- **What you need to do**: Repeat exactly, and only, the lines of the entries below from the one with "In the figure, D, Q, J, H" through the one with "Let B, C, L, M", both ends included.

Segment Start: Records supplied

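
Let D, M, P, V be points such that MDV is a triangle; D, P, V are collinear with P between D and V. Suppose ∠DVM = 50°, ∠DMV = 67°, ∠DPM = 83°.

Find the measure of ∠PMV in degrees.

1. ∠MVP = 50°  [P on ray VD]
2. ∠MPV = 97°  [linear pair at P on DV]
3. ∠PMV = 33°  [△MPV]

∠PMV = 33°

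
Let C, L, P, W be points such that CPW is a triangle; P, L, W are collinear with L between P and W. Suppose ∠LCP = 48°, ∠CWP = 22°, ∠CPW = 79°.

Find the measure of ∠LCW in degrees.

∠LCW = 31°

1. ∠CWL = 22°  [L on ray WP]
2. ∠CPL = 79°  [L on ray PW]
3. ∠CLP = 53°  [△CPL]
4. ∠CLW = 127°  [linear pair at L on PW]
5. ∠LCW = 31°  [△CLW]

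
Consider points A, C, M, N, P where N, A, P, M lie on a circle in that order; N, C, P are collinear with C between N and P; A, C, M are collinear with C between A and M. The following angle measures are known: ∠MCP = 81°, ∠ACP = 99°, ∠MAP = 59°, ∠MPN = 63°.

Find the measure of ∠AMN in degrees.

∠AMN = 22°

1. ∠MCN = 99°  [linear pair at C on NP]
2. ∠MNP = 59°  [same arc PM]
3. ∠AMN = 22°  [△NCM]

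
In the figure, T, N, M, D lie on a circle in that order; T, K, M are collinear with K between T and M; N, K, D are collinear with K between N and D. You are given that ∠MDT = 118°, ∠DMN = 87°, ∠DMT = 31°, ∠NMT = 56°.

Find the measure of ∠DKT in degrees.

∠DKT = 93°

1. ∠DTM = 31°  [△TMD]
2. ∠NDT = 56°  [same arc TN]
3. ∠DKT = 93°  [△TKD]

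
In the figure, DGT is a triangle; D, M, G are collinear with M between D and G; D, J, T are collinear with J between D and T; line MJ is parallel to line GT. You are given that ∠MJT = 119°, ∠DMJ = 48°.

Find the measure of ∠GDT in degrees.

1. ∠DJM = 61°  [linear pair at J on DT]
2. ∠JDM = 71°  [△DMJ]
3. ∠GDT = 71°  [M on DG, J on DT]

∠GDT = 71°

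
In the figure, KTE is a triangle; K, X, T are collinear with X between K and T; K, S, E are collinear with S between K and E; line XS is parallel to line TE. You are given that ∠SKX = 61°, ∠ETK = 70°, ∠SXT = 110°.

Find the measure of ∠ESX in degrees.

1. ∠EKT = 61°  [X on KT, S on KE]
2. ∠KET = 49°  [△KTE]
3. ∠KSX = 49°  [XS∥TE, corresponding at S]
4. ∠ESX = 131°  [linear pair at S on KE]

∠ESX = 131°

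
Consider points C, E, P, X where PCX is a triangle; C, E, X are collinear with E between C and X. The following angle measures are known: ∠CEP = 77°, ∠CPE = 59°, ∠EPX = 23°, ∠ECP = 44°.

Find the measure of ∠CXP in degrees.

∠CXP = 54°

1. ∠PEX = 103°  [linear pair at E on CX]
2. ∠EXP = 54°  [△PEX]
3. ∠CXP = 54°  [E on ray XC]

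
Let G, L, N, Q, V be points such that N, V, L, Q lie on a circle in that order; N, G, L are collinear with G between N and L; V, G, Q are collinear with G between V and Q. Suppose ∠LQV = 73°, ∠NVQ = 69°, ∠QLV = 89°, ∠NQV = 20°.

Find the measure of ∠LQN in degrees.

1. ∠LVQ = 18°  [△VLQ]
2. ∠NLQ = 69°  [same arc NQ]
3. ∠LNQ = 18°  [same arc LQ]
4. ∠LQN = 93°  [△NLQ]

∠LQN = 93°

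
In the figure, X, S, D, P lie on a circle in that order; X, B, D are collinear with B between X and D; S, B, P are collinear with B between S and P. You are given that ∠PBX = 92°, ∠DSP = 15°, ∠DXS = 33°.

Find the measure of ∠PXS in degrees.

∠PXS = 48°

1. ∠DBS = 92°  [vertical angles at B]
2. ∠DXP = 15°  [same arc DP]
3. ∠SBX = 88°  [linear pair at B on XD]
4. ∠SPX = 73°  [△XBP]
5. ∠PSX = 59°  [△XBS]
6. ∠PXS = 48°  [△XSP]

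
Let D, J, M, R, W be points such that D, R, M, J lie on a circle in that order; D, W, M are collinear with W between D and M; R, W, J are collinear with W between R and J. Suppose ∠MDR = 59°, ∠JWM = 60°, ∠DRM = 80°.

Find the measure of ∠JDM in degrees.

∠JDM = 19°

1. ∠DMR = 41°  [△DRM]
2. ∠DWJ = 120°  [linear pair at W on DM]
3. ∠DJR = 41°  [same arc DR]
4. ∠JDM = 19°  [△DWJ]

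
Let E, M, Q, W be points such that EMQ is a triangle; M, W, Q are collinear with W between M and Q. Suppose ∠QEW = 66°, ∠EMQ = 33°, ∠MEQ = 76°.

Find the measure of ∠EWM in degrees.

∠EWM = 137°

1. ∠EQM = 71°  [△EMQ]
2. ∠EQW = 71°  [W on ray QM]
3. ∠EWQ = 43°  [△EWQ]
4. ∠EWM = 137°  [linear pair at W on MQ]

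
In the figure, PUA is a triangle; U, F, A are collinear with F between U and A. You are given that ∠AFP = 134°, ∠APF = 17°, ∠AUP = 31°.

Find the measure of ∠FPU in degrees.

∠FPU = 103°

1. ∠PFU = 46°  [linear pair at F on UA]
2. ∠FUP = 31°  [F on ray UA]
3. ∠FPU = 103°  [△PUF]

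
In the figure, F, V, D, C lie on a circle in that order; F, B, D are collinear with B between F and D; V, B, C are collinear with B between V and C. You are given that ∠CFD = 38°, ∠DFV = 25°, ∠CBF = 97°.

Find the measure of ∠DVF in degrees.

1. ∠CVD = 38°  [same arc DC]
2. ∠DBV = 97°  [vertical angles at B]
3. ∠FDV = 45°  [△VBD]
4. ∠DVF = 110°  [△FVD]

∠DVF = 110°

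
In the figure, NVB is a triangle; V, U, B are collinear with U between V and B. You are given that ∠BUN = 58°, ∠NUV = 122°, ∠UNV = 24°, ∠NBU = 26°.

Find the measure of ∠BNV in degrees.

∠BNV = 120°

1. ∠NVU = 34°  [△NVU]
2. ∠NBV = 26°  [U on ray BV]
3. ∠BVN = 34°  [U on ray VB]
4. ∠BNV = 120°  [△NVB]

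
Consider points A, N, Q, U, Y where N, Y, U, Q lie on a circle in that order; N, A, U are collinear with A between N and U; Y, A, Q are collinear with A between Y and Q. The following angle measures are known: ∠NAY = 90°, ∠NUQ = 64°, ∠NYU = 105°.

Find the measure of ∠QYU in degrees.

∠QYU = 41°

1. ∠NQU = 75°  [cyclic NYUQ, opposite ∠Y+∠Q]
2. ∠QNU = 41°  [△NUQ]
3. ∠QYU = 41°  [same arc UQ]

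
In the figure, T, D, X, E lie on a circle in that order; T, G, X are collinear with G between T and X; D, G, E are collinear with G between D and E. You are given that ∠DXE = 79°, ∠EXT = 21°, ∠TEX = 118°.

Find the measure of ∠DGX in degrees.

∠DGX = 81°

1. ∠DTE = 101°  [cyclic TDXE, opposite ∠T+∠X]
2. ∠EDT = 21°  [same arc TE]
3. ∠ETX = 41°  [△TXE]
4. ∠DET = 58°  [△TDE]
5. ∠EDX = 41°  [same arc XE]
6. ∠DXT = 58°  [same arc TD]
7. ∠DGX = 81°  [△DGX]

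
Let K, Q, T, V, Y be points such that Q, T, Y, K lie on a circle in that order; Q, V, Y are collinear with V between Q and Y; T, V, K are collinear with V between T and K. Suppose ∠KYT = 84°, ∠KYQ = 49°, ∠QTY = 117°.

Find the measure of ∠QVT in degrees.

1. ∠KQT = 96°  [cyclic QTYK, opposite ∠Q+∠Y]
2. ∠KTQ = 49°  [same arc QK]
3. ∠QKT = 35°  [△QTK]
4. ∠QYT = 35°  [same arc QT]
5. ∠TQY = 28°  [△QTY]
6. ∠QVT = 103°  [△QVT]

∠QVT = 103°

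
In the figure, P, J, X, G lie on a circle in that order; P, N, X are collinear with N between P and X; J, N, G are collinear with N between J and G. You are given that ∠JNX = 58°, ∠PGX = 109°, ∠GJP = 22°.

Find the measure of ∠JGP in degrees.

∠JGP = 73°

1. ∠JNP = 122°  [linear pair at N on PX]
2. ∠PJX = 71°  [cyclic PJXG, opposite ∠J+∠G]
3. ∠JPX = 36°  [△PNJ]
4. ∠JXP = 73°  [△PJX]
5. ∠JGP = 73°  [same arc PJ]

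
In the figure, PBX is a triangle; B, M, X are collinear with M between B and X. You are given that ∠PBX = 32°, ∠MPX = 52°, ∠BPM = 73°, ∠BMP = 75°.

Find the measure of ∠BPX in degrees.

1. ∠PMX = 105°  [linear pair at M on BX]
2. ∠MXP = 23°  [△PMX]
3. ∠BXP = 23°  [M on ray XB]
4. ∠BPX = 125°  [△PBX]

∠BPX = 125°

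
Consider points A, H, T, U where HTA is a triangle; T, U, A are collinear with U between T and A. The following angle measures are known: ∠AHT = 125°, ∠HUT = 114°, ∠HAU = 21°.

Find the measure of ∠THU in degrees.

∠THU = 32°

1. ∠HAT = 21°  [U on ray AT]
2. ∠ATH = 34°  [△HTA]
3. ∠HTU = 34°  [U on ray TA]
4. ∠THU = 32°  [△HTU]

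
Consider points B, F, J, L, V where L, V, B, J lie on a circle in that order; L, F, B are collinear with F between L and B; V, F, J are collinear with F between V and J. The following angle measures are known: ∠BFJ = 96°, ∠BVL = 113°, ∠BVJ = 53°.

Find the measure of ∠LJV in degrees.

1. ∠JFL = 84°  [linear pair at F on LB]
2. ∠BLJ = 53°  [same arc BJ]
3. ∠LJV = 43°  [△LFJ]

∠LJV = 43°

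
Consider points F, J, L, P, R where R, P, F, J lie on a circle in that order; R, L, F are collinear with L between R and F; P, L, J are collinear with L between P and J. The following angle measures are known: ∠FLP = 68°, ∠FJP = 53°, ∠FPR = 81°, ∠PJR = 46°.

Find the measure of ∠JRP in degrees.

∠JRP = 119°

1. ∠PLR = 112°  [linear pair at L on RF]
2. ∠FRP = 53°  [same arc PF]
3. ∠JPR = 15°  [△RLP]
4. ∠JRP = 119°  [△RPJ]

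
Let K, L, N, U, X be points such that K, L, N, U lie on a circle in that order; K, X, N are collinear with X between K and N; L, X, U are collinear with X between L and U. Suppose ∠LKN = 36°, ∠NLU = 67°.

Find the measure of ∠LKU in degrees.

∠LKU = 103°

1. ∠LUN = 36°  [same arc LN]
2. ∠LNU = 77°  [△LNU]
3. ∠LKU = 103°  [cyclic KLNU, opposite ∠K+∠N]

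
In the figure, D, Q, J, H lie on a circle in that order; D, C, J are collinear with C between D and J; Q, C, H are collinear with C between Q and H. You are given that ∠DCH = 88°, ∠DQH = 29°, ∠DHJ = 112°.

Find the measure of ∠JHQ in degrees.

1. ∠HCJ = 92°  [linear pair at C on DJ]
2. ∠DJH = 29°  [same arc DH]
3. ∠JHQ = 59°  [△JCH]

∠JHQ = 59°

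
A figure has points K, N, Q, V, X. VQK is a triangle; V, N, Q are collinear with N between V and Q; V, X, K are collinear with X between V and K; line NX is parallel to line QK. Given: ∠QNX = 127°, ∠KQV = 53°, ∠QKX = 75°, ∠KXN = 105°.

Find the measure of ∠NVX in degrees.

1. ∠VNX = 53°  [linear pair at N on VQ]
2. ∠NXV = 75°  [linear pair at X on VK]
3. ∠NVX = 52°  [△VNX]

∠NVX = 52°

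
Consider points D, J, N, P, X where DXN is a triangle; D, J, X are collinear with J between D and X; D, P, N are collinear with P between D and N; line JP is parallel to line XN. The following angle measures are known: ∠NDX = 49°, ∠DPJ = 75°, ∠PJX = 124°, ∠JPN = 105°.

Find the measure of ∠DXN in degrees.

∠DXN = 56°

1. ∠JDP = 49°  [J on DX, P on DN]
2. ∠DJP = 56°  [△DJP]
3. ∠DXN = 56°  [JP∥XN, corresponding at J]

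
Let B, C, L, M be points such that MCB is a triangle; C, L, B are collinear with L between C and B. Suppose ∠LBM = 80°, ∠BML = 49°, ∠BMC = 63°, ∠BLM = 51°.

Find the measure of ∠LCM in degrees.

1. ∠CBM = 80°  [L on ray BC]
2. ∠BCM = 37°  [△MCB]
3. ∠LCM = 37°  [L on ray CB]

∠LCM = 37°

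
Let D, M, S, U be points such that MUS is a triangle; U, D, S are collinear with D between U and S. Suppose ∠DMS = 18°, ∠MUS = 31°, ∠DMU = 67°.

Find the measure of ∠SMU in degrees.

∠SMU = 85°

1. ∠DUM = 31°  [D on ray US]
2. ∠MDU = 82°  [△MUD]
3. ∠MDS = 98°  [linear pair at D on US]
4. ∠DSM = 64°  [△MDS]
5. ∠MSU = 64°  [D on ray SU]
6. ∠SMU = 85°  [△MUS]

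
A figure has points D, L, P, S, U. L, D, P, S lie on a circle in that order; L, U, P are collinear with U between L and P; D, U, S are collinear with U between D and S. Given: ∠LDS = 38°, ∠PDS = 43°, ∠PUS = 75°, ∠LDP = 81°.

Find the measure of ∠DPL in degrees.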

Segment End: Records supplied

- **Answer below**:
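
In the figure, D, Q, J, H lie on a circle in that order; D, C, J are collinear with C between D and J; Q, C, H are collinear with C between Q and H. You are given that ∠DCH = 88°, ∠DQH = 29°, ∠DHJ = 112°.

Find the measure of ∠JHQ in degrees.

1. ∠HCJ = 92°  [linear pair at C on DJ]
2. ∠DJH = 29°  [same arc DH]
3. ∠JHQ = 59°  [△JCH]

∠JHQ = 59°

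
A figure has points K, N, Q, V, X. VQK is a triangle; V, N, Q are collinear with N between V and Q; V, X, K are collinear with X between V and K; line NX is parallel to line QK. Given: ∠QNX = 127°, ∠KQV = 53°, ∠QKX = 75°, ∠KXN = 105°.

Find the measure of ∠NVX in degrees.

1. ∠VNX = 53°  [linear pair at N on VQ]
2. ∠NXV = 75°  [linear pair at X on VK]
3. ∠NVX = 52°  [△VNX]

∠NVX = 52°

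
Consider points D, J, N, P, X where DXN is a triangle; D, J, X are collinear with J between D and X; D, P, N are collinear with P between D and N; line JP is parallel to line XN. The following angle measures are known: ∠NDX = 49°, ∠DPJ = 75°, ∠PJX = 124°, ∠JPN = 105°.

Find the measure of ∠DXN in degrees.

∠DXN = 56°

1. ∠JDP = 49°  [J on DX, P on DN]
2. ∠DJP = 56°  [△DJP]
3. ∠DXN = 56°  [JP∥XN, corresponding at J]

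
Let B, C, L, M be points such that MCB is a triangle; C, L, B are collinear with L between C and B. Suppose ∠LBM = 80°, ∠BML = 49°, ∠BMC = 63°, ∠BLM = 51°.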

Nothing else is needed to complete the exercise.